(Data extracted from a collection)
= = = = = = =

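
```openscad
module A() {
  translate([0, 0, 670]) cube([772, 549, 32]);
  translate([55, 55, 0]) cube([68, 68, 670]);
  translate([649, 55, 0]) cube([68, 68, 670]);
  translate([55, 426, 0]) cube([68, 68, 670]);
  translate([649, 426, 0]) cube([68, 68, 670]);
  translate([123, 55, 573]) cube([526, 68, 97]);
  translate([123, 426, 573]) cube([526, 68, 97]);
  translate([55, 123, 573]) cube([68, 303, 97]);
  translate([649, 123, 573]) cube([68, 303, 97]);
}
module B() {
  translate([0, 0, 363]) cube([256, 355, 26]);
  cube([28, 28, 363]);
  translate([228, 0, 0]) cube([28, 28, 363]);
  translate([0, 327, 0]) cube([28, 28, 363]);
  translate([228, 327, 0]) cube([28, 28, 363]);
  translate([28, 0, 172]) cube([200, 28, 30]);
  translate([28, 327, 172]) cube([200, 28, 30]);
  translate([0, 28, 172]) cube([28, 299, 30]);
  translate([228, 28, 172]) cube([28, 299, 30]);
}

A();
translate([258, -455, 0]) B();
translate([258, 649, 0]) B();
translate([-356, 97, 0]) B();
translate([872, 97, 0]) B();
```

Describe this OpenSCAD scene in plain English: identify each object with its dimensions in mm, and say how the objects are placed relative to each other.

A is a rectangular dining table. The top is 772×549×32 mm with its upper surface at z = 702 mm. It stands on four 68×68 mm square legs, each inset 55 mm from the nearest pair of top edges, running from the floor to the underside of the top. Four apron rails, 68 mm thick and 97 mm tall, run between adjacent legs with their top edges flush with the underside of the top and their outer faces flush with the legs' outer faces.

B is a simple wooden stool: a rectangular seat 256 mm (x) by 355 mm (y), 26 mm thick, top face at z = 389 mm, on four square legs, each 28×28 mm in cross-section. The legs rest on z = 0, each flush with a corner of the seat. Four stretchers, 28 mm wide and 30 mm tall, connect adjacent legs with their undersides at z = 172 mm, each running between the inner faces of the legs it joins and aligned with the legs' outer faces on the other axis.

Four stools sit around the table at the −y, +y, −x, +x sides.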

= = = = = = =

| TASK OBJECTIVE |
All the records above need to be restated exactly, line by line.

| SOLUTION TO THIS EXERCISE |
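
```openscad
module A() {
  translate([0, 0, 670]) cube([772, 549, 32]);
  translate([55, 55, 0]) cube([68, 68, 670]);
  translate([649, 55, 0]) cube([68, 68, 670]);
  translate([55, 426, 0]) cube([68, 68, 670]);
  translate([649, 426, 0]) cube([68, 68, 670]);
  translate([123, 55, 573]) cube([526, 68, 97]);
  translate([123, 426, 573]) cube([526, 68, 97]);
  translate([55, 123, 573]) cube([68, 303, 97]);
  translate([649, 123, 573]) cube([68, 303, 97]);
}
module B() {
  translate([0, 0, 363]) cube([256, 355, 26]);
  cube([28, 28, 363]);
  translate([228, 0, 0]) cube([28, 28, 363]);
  translate([0, 327, 0]) cube([28, 28, 363]);
  translate([228, 327, 0]) cube([28, 28, 363]);
  translate([28, 0, 172]) cube([200, 28, 30]);
  translate([28, 327, 172]) cube([200, 28, 30]);
  translate([0, 28, 172]) cube([28, 299, 30]);
  translate([228, 28, 172]) cube([28, 299, 30]);
}

A();
translate([258, -455, 0]) B();
translate([258, 649, 0]) B();
translate([-356, 97, 0]) B();
translate([872, 97, 0]) B();
```

Describe this OpenSCAD scene in plain English: identify each object with its dimensions in mm, and say how the objects are placed relative to each other.

A is a rectangular dining table. The top is 772×549×32 mm with its upper surface at z = 702 mm. It stands on four 68×68 mm square legs, each inset 55 mm from the nearest pair of top edges, running from the floor to the underside of the top. Four apron rails, 68 mm thick and 97 mm tall, run between adjacent legs with their top edges flush with the underside of the top and their outer faces flush with the legs' outer faces.

B is a simple wooden stool: a rectangular seat 256 mm (x) by 355 mm (y), 26 mm thick, top face at z = 389 mm, on four square legs, each 28×28 mm in cross-section. The legs rest on z = 0, each flush with a corner of the seat. Four stretchers, 28 mm wide and 30 mm tall, connect adjacent legs with their undersides at z = 172 mm, each running between the inner faces of the legs it joins and aligned with the legs' outer faces on the other axis.

Four stools sit around the table at the −y, +y, −x, +x sides.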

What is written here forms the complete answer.